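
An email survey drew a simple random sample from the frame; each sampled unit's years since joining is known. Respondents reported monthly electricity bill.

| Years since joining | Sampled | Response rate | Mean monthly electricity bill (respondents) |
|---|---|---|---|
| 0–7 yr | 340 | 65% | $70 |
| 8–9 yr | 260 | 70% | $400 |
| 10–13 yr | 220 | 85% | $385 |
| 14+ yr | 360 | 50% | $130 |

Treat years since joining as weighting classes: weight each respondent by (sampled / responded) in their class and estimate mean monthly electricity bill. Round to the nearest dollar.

$220

With weight = n_sampled/n_responded per class, the weighted class total is n_sampled:
  0–7 yr: 340 × 70 = 23,800
  8–9 yr: 260 × 400 = 104,000
  10–13 yr: 220 × 385 = 84,700
  14+ yr: 360 × 130 = 46,800
Adjusted estimate = 259,300 / 1,180 = 219.746 → $220.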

> EXERCISE DIRECTIONS: For this exercise, output exactly the lines above from the line with "bill (respondents) |" to the line with "50% | $130 |", counting both, and leave out the rest.

> RESPONSE TO THE TASK:
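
| Years since joining | Sampled | Response rate | Mean monthly electricity bill (respondents) |
|---|---|---|---|
| 0–7 yr | 340 | 65% | $70 |
| 8–9 yr | 260 | 70% | $400 |
| 10–13 yr | 220 | 85% | $385 |
| 14+ yr | 360 | 50% | $130 |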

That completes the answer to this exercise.